*** Extracted records

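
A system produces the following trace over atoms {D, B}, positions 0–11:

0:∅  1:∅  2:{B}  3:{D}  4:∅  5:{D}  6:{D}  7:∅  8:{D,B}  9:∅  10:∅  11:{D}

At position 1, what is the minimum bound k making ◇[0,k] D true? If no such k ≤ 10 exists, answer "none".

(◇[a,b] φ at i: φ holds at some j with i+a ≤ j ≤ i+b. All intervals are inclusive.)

Scan j = 1,2,… for D:
  j=1: fails
  j=2: fails
  j=3: holds
First hit at j=3, so smallest k = 3-1 = 2.

2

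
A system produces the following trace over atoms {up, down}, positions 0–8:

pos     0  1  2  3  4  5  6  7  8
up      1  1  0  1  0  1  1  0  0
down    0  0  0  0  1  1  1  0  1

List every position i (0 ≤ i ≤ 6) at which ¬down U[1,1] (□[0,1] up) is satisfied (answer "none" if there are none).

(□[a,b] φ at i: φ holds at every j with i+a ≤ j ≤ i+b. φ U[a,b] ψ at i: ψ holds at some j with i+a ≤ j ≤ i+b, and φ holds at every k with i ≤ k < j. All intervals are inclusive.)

none

Evaluate at each i in [0,6]:
  i=0: ✗ (no rhs in [1,1])
  i=1: ✗ (no rhs in [2,2])
  i=2: ✗ (no rhs in [3,3])
  i=3: ✗ (no rhs in [4,4])
  i=4: ✗ (lhs fails at k=4 before rhs at j=5)
  i=5: ✗ (no rhs in [6,6])
  i=6: ✗ (no rhs in [7,7])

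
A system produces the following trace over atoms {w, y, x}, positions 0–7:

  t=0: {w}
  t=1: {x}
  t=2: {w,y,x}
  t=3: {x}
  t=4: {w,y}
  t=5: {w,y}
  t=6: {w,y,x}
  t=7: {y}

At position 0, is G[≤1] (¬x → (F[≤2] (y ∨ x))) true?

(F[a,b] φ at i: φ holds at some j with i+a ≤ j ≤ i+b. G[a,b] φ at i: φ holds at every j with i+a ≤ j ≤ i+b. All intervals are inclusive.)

Holds

Check (¬x → (F[≤2] (y ∨ x))) at every j in [0,1]:
  j=0: antecedent true; consequent holds (witness at 1) → ✓
  j=1: antecedent false → ✓
All positions satisfy it → formula holds.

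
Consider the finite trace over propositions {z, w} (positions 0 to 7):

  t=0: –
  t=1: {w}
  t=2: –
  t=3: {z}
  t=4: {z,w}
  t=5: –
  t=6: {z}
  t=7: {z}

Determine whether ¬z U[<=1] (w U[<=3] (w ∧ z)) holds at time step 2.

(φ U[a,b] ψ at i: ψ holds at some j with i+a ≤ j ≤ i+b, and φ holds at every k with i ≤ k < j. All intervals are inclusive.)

False

Need some j in [2,3] with (w U[<=3] (w ∧ z)), and ¬z at every k in [2,j-1].
  j=2: (w U[<=3] (w ∧ z)) — fails.
  j=3: (w U[<=3] (w ∧ z)) — fails.
No j in the window works → until fails.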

******

- [Aim of the task]: What is needed is each line from the records with the word "atoms" in it.

- [Output]:
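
A system produces the following trace over atoms {D, B}, positions 0–11:
A system produces the following trace over atoms {up, down}, positions 0–8:
A system produces the following trace over atoms {w, y, x}, positions 0–7: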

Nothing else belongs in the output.